[Saved data entries]
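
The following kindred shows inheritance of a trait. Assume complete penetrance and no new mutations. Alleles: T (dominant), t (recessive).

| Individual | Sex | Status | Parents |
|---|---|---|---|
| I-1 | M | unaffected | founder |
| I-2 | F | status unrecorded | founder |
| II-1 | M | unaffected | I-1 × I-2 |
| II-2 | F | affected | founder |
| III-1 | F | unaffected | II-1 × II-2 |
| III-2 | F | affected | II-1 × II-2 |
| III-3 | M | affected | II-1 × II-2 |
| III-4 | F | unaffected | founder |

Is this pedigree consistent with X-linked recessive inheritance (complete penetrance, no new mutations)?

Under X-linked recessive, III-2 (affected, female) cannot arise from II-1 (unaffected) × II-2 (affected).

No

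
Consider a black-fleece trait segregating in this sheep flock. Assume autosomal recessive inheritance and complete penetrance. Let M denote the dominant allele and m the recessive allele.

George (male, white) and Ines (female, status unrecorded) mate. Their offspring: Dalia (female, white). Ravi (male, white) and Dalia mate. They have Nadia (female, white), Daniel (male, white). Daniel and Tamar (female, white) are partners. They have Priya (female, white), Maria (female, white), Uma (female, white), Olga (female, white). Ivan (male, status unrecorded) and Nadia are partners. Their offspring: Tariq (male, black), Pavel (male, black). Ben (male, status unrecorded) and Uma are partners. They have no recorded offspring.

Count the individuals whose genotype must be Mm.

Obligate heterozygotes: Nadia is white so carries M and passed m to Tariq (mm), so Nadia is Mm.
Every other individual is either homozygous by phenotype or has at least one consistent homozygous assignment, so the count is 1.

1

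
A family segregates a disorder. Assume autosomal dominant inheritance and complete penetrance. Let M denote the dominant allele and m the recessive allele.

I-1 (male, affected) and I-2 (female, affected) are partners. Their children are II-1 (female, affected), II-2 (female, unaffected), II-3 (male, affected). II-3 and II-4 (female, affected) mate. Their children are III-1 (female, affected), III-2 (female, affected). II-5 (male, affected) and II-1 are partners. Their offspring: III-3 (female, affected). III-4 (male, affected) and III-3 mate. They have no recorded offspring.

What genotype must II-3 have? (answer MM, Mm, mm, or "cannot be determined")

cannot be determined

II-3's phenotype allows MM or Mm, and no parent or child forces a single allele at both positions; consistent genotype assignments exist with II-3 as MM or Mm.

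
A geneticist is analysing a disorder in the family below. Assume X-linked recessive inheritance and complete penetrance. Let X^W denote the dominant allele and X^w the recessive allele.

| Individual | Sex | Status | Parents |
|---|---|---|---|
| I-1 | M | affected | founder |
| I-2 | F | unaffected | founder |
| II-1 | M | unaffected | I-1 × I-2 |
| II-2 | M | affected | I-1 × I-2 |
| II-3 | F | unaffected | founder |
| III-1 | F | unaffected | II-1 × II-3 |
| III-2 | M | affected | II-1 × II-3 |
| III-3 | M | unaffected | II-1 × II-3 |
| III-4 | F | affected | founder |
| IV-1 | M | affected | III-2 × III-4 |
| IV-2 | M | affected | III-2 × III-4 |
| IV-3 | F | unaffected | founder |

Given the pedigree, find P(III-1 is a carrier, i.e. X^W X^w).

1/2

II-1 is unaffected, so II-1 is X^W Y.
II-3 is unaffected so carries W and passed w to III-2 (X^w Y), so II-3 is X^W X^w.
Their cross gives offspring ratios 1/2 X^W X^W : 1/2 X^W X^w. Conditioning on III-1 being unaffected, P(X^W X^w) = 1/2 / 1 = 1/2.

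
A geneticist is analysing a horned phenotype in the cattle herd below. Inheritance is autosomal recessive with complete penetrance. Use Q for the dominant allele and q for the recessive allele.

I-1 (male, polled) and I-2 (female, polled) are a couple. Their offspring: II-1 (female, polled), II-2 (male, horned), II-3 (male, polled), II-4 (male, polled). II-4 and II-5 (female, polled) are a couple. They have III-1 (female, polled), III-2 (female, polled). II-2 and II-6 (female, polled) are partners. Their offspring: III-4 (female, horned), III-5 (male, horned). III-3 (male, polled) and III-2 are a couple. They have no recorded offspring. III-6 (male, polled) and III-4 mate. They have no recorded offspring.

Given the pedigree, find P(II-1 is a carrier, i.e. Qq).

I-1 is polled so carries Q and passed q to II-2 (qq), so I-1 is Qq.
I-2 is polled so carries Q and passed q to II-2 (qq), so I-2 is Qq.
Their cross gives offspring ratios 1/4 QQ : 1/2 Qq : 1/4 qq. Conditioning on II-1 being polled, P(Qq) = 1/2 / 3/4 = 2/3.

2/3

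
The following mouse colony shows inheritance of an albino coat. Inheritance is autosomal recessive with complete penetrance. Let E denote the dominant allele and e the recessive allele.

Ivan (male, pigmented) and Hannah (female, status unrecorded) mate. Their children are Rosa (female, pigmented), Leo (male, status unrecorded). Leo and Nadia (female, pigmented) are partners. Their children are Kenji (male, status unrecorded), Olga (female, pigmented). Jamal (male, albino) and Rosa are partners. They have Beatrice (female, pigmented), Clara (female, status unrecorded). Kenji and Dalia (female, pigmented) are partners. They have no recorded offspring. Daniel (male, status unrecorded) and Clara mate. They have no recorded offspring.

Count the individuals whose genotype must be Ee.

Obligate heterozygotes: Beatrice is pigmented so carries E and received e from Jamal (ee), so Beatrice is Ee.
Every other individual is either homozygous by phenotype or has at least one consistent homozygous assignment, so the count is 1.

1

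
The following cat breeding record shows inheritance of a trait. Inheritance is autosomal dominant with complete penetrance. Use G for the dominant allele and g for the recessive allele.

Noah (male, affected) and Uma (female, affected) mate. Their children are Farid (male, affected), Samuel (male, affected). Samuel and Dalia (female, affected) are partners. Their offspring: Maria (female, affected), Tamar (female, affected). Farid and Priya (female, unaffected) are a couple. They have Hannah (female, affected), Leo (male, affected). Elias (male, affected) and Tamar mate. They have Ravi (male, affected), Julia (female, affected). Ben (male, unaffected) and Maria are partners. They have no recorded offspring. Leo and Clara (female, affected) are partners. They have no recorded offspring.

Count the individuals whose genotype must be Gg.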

[Work request]
Every line above from the line with "Consider a black-fleece" to the line with "George (male, white)", both included, must be reproduced exactly, and no other line may appear.

[Answer for this exercise]
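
Consider a black-fleece trait segregating in this sheep flock. Assume autosomal recessive inheritance and complete penetrance. Let M denote the dominant allele and m the recessive allele.

George (male, white) and Ines (female, status unrecorded) mate. Their offspring: Dalia (female, white). Ravi (male, white) and Dalia mate. They have Nadia (female, white), Daniel (male, white). Daniel and Tamar (female, white) are partners. They have Priya (female, white), Maria (female, white), Uma (female, white), Olga (female, white). Ivan (male, status unrecorded) and Nadia are partners. Their offspring: Tariq (male, black), Pavel (male, black). Ben (male, status unrecorded) and Uma are partners. They have no recorded offspring.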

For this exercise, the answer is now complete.